**TASK GOAL:** Every line in the data below that holds "form" should be found and copied.

SUPPLIED MATERIAL section start

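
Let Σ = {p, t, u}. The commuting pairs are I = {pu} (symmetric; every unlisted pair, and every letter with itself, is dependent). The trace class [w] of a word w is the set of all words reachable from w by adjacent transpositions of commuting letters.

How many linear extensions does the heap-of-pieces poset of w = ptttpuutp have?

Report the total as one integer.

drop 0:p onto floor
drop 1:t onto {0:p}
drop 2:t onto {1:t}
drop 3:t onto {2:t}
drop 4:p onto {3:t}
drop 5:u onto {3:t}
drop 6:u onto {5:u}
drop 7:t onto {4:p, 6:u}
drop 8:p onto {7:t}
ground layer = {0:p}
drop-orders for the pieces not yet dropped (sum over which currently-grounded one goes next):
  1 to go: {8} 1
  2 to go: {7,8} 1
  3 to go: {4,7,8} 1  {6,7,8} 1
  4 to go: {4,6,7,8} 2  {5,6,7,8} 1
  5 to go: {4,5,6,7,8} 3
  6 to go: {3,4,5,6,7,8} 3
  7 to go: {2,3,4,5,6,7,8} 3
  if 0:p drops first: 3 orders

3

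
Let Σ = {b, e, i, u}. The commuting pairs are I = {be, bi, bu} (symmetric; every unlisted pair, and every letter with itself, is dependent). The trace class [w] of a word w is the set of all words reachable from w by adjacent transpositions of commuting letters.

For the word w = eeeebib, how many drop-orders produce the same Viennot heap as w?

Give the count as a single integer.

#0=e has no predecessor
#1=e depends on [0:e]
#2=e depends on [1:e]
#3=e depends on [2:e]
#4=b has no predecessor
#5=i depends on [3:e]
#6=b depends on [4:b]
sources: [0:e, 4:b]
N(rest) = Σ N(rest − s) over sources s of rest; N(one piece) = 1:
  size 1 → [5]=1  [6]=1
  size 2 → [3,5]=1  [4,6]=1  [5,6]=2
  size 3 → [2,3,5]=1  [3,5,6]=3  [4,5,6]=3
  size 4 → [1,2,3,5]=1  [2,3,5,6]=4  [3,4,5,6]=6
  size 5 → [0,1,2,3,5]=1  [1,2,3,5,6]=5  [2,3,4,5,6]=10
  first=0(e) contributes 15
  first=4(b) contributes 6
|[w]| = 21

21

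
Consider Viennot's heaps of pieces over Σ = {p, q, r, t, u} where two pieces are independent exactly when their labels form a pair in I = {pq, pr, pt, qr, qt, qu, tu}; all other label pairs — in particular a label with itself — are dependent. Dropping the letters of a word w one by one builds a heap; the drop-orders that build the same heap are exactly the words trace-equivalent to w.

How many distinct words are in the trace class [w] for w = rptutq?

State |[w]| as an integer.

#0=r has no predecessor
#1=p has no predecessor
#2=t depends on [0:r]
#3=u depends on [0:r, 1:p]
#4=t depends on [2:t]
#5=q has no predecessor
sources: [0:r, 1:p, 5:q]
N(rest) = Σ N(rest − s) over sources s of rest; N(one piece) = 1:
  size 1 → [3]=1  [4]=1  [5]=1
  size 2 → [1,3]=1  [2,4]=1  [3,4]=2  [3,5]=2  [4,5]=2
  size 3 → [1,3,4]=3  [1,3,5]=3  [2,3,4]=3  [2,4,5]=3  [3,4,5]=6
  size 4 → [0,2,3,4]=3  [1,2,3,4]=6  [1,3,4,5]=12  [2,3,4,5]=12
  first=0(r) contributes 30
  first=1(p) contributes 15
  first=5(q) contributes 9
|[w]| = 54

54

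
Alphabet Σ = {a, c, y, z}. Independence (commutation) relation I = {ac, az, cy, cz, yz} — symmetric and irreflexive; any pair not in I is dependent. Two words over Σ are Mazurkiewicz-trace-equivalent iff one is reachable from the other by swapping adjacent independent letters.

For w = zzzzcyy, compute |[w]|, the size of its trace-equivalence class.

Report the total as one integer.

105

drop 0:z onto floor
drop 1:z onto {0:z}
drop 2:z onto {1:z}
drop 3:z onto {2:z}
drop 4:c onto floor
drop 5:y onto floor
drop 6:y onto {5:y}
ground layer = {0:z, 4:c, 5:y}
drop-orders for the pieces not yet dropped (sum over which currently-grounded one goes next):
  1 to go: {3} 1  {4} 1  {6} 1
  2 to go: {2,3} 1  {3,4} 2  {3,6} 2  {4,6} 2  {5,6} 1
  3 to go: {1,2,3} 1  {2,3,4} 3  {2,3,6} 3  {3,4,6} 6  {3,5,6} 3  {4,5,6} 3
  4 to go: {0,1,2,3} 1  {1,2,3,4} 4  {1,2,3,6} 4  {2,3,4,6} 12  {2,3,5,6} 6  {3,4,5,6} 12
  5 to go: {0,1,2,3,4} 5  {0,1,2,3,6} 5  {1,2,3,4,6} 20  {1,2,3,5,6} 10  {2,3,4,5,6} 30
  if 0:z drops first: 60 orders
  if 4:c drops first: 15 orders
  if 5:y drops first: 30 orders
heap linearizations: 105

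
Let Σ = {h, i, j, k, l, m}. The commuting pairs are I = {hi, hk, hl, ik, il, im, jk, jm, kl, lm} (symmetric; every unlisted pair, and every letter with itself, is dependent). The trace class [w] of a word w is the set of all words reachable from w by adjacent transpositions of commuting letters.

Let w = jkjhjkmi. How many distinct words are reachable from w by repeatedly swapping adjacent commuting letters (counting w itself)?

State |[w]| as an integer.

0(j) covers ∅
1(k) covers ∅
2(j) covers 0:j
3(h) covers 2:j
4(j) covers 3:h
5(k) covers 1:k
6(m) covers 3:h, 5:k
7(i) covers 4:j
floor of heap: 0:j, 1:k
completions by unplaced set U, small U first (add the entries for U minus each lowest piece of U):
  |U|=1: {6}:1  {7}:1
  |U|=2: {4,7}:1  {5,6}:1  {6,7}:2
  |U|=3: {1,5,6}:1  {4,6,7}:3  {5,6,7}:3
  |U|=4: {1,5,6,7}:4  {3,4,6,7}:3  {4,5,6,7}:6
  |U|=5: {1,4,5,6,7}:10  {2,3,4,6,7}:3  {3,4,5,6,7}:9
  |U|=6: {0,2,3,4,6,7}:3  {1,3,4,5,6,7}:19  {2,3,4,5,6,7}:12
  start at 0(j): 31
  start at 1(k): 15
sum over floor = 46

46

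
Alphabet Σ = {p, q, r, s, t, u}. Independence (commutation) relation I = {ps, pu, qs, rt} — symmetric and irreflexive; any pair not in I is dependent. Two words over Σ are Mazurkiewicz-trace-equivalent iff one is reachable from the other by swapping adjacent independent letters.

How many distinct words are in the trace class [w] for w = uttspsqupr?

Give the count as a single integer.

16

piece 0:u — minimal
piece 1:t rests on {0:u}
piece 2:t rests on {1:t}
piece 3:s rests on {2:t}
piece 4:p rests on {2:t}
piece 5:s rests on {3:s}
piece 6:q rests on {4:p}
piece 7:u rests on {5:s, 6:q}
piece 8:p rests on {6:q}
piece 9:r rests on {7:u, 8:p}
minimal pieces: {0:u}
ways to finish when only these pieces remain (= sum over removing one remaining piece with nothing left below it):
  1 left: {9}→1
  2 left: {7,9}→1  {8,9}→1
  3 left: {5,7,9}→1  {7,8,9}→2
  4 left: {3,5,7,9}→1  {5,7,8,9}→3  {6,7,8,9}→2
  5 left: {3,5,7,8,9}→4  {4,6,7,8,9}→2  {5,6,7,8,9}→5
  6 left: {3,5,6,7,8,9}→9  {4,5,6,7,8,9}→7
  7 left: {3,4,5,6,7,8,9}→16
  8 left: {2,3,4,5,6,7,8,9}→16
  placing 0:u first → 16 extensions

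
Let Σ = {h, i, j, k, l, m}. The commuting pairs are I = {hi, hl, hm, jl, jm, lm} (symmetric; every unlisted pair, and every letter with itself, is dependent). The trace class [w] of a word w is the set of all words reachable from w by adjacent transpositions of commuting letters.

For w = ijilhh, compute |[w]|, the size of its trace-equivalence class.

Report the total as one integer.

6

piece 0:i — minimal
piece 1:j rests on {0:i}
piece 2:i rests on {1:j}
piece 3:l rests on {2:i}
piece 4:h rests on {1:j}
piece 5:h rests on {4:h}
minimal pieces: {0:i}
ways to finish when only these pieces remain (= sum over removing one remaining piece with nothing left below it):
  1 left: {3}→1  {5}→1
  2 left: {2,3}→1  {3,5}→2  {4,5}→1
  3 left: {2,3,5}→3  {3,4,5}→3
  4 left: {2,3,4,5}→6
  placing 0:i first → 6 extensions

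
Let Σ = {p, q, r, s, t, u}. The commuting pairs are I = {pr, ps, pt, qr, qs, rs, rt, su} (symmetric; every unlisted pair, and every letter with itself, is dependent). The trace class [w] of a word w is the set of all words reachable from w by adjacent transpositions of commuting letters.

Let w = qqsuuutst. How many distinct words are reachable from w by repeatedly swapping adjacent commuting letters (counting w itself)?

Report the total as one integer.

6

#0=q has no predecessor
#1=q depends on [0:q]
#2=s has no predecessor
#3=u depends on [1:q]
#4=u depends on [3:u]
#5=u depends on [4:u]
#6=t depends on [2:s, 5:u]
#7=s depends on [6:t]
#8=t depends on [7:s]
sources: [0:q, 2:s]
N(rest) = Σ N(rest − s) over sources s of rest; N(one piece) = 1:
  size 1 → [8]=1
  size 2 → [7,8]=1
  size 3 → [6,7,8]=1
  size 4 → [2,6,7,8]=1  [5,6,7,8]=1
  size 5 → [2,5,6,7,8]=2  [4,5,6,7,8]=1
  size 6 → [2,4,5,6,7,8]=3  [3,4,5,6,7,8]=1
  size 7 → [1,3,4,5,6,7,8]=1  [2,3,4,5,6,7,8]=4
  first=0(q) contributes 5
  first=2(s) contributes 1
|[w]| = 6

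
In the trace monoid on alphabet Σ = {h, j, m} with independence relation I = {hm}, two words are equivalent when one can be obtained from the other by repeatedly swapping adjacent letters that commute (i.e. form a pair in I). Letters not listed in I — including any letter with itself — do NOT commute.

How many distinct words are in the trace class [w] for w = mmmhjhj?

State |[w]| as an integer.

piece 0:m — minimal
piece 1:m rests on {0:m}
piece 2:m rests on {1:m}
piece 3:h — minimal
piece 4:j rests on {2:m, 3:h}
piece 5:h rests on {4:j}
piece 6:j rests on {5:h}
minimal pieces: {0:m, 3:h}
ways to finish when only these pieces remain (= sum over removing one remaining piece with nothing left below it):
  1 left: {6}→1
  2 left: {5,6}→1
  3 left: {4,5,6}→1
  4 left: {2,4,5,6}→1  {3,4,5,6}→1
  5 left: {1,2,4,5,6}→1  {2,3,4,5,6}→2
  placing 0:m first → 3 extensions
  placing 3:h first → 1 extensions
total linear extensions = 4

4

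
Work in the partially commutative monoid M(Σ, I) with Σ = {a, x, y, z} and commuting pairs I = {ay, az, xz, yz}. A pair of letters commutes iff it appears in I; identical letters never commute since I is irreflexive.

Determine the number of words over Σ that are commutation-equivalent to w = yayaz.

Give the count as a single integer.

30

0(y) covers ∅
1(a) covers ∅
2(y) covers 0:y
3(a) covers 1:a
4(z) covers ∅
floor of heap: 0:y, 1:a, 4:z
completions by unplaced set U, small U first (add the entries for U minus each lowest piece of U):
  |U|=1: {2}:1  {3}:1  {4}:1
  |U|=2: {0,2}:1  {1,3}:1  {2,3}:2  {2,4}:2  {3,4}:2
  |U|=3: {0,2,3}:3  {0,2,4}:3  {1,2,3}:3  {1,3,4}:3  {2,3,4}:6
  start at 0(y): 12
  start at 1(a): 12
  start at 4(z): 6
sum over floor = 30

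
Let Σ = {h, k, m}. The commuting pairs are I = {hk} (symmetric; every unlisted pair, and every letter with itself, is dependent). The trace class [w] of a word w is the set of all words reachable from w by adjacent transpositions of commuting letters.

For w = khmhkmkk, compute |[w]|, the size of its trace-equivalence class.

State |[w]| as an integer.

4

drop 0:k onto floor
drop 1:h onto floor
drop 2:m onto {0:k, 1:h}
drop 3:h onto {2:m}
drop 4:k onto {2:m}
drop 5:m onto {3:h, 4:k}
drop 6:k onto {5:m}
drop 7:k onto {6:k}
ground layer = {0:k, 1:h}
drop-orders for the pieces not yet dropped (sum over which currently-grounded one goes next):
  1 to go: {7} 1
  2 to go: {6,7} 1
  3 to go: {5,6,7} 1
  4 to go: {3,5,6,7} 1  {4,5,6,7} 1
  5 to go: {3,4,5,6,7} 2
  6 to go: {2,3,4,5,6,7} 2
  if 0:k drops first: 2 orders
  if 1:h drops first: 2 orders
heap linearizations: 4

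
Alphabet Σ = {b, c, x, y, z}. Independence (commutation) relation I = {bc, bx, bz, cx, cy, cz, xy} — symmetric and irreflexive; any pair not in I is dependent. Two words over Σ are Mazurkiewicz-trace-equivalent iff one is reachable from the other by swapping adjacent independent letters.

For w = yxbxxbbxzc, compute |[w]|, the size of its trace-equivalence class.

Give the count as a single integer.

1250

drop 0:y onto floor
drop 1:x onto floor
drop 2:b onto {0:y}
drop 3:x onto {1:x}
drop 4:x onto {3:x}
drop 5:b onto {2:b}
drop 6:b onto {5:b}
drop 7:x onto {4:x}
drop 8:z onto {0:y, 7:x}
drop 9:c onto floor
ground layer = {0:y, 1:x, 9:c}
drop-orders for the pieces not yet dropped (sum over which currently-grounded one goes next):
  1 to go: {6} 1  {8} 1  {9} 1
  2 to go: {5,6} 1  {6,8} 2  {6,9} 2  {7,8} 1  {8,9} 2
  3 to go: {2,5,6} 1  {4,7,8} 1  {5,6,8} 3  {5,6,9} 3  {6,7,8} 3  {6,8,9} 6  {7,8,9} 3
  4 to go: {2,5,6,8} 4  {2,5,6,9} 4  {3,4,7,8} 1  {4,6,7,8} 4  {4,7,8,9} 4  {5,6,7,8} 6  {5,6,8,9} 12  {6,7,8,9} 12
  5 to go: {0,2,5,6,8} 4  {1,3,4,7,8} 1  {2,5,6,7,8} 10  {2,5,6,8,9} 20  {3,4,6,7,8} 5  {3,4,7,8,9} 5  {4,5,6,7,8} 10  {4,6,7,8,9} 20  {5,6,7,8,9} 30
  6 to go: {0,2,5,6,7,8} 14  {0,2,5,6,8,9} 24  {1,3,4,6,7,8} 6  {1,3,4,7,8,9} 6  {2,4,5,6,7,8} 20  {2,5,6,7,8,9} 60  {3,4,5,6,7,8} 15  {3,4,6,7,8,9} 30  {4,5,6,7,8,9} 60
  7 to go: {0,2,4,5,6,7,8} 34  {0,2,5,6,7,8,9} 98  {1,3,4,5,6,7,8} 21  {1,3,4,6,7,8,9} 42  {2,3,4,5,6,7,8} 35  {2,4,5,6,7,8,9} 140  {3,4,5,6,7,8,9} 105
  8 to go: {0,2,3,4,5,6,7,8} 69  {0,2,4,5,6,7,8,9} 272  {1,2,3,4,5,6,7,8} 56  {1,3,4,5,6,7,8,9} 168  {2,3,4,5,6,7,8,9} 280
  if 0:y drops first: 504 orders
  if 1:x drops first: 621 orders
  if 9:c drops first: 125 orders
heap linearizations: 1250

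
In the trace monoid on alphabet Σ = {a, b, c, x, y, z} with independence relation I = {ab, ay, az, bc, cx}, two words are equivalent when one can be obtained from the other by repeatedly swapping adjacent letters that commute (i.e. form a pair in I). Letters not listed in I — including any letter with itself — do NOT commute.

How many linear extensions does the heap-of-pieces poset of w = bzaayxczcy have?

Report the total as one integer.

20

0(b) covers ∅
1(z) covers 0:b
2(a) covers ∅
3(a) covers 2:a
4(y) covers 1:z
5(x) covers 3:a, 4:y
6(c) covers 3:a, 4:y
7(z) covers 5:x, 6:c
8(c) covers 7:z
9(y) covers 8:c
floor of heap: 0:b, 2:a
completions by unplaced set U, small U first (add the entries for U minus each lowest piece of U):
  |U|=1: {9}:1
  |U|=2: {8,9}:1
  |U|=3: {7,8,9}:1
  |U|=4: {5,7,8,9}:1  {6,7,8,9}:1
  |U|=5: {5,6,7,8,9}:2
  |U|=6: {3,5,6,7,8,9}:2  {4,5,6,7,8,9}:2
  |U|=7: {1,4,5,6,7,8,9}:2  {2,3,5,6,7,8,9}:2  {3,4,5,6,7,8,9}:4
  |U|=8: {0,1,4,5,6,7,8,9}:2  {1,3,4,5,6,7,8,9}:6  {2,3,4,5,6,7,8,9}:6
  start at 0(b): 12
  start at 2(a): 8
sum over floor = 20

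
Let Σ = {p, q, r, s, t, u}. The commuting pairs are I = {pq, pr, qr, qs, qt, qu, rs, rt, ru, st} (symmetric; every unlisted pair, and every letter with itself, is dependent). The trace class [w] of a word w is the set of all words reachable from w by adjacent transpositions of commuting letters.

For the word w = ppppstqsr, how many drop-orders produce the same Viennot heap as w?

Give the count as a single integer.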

SUPPLIED MATERIAL section end

**RESPONSE TO THIS TASK:**
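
Consider Viennot's heaps of pieces over Σ = {p, q, r, t, u} where two pieces are independent exactly when their labels form a pair in I = {pq, pr, pt, qr, qt, qu, tu}; all other label pairs — in particular a label with itself — are dependent. Dropping the letters of a word w one by one builds a heap; the drop-orders that build the same heap are exactly the words trace-equivalent to w.
In the trace monoid on alphabet Σ = {h, j, m} with independence relation I = {hm}, two words are equivalent when one can be obtained from the other by repeatedly swapping adjacent letters that commute (i.e. form a pair in I). Letters not listed in I — including any letter with itself — do NOT commute.
In the trace monoid on alphabet Σ = {a, b, c, x, y, z} with independence relation I = {ab, ay, az, bc, cx}, two words are equivalent when one can be obtained from the other by repeatedly swapping adjacent letters that commute (i.e. form a pair in I). Letters not listed in I — including any letter with itself — do NOT commute.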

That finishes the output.